━━ Material for the task ━━
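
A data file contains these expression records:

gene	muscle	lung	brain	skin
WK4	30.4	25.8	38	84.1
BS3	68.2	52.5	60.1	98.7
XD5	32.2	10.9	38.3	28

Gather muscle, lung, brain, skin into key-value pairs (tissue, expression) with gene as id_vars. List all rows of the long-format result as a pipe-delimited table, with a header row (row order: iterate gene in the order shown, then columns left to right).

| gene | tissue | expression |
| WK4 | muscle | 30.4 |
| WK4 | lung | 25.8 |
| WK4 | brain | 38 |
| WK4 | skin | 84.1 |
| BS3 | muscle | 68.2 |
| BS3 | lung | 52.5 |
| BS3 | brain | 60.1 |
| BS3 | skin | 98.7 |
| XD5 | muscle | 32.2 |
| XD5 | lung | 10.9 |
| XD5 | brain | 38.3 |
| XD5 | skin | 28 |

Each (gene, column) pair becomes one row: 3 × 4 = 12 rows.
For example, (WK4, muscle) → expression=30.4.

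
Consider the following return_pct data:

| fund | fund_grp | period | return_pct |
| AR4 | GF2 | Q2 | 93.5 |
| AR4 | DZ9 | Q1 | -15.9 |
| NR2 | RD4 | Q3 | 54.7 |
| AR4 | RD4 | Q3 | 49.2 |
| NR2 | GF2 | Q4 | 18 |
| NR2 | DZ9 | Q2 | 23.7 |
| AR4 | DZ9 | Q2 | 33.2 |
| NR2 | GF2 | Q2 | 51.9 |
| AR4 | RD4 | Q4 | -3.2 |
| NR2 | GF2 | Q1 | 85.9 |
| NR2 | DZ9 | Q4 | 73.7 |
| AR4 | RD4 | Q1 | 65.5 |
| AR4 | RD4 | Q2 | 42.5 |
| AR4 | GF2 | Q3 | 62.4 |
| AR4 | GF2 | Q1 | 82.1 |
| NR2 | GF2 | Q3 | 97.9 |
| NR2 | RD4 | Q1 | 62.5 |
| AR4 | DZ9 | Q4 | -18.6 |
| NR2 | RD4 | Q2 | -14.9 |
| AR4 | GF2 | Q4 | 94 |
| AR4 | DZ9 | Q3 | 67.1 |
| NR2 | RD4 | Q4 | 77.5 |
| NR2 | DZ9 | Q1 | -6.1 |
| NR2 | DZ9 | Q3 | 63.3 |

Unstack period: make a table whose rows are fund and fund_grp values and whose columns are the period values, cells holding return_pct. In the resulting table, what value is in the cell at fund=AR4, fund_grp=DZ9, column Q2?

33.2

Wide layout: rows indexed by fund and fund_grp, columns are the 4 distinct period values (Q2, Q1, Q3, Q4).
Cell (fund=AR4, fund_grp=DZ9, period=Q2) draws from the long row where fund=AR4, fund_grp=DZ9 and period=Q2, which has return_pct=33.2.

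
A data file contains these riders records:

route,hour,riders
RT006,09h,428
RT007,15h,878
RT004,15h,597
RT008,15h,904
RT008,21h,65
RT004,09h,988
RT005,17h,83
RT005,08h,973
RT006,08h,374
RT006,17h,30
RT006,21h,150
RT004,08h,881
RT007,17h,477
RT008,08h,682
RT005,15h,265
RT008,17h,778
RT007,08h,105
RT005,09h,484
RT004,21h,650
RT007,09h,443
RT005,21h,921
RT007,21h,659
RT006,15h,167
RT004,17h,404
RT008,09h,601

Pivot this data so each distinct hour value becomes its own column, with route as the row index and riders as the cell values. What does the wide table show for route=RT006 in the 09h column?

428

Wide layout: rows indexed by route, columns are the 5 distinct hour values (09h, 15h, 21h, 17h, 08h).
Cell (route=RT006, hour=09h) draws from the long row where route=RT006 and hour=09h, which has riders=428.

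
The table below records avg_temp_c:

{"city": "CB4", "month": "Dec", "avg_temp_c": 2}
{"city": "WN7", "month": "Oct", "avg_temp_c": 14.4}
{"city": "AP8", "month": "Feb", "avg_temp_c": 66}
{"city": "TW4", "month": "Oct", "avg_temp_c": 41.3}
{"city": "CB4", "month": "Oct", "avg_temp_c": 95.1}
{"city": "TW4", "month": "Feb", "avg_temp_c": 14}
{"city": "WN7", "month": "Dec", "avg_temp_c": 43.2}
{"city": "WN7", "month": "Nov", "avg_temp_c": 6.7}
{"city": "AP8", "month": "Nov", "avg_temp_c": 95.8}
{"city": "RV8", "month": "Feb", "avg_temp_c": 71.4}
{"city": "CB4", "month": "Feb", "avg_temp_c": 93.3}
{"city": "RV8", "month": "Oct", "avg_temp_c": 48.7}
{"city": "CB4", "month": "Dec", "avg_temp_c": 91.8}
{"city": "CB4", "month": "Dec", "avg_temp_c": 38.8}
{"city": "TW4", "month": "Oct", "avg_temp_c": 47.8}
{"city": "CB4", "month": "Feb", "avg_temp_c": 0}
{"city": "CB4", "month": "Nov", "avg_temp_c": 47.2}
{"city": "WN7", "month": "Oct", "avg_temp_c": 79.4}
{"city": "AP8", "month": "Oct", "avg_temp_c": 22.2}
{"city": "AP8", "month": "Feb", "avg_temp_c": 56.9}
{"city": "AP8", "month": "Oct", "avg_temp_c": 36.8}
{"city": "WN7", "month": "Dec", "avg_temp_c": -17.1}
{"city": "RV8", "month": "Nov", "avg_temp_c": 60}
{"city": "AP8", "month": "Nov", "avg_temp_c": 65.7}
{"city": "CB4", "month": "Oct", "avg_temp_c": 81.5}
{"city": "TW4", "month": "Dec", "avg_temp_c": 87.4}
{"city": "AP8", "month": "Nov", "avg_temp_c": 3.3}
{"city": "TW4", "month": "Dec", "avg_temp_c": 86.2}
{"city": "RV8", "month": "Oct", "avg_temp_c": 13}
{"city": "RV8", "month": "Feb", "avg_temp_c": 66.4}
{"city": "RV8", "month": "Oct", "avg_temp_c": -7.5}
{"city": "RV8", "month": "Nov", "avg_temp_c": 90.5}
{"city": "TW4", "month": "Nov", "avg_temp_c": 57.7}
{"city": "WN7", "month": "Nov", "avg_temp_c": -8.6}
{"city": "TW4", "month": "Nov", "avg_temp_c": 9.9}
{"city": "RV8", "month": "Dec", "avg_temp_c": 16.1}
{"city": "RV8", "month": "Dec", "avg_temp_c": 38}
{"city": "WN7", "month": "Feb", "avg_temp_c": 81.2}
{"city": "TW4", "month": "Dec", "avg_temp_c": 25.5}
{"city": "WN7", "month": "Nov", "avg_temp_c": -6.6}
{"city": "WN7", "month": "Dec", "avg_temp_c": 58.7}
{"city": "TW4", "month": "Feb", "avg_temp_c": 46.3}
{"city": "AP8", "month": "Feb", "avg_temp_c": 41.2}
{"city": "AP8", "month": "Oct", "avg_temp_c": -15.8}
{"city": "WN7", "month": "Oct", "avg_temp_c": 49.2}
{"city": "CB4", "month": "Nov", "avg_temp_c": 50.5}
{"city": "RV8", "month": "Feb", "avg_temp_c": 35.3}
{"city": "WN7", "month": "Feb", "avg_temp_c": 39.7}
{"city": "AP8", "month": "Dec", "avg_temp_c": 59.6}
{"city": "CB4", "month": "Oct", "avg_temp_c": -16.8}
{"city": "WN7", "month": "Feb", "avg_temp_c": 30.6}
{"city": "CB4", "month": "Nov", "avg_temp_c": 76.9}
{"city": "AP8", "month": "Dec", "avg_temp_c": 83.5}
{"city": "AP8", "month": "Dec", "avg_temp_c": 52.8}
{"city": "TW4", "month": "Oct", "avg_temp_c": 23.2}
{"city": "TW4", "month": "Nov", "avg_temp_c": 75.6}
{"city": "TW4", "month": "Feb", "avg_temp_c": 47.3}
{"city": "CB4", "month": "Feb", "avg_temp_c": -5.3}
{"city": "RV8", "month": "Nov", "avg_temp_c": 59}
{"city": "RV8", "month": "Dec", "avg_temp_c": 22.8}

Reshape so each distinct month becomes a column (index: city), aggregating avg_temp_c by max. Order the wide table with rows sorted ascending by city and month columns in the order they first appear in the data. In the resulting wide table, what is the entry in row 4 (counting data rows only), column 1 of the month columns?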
━━━
Task to complete: Return every line of the listing that has the word "these" in it.

Expected output:
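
A data file contains these expression records:
A data file contains these riders records: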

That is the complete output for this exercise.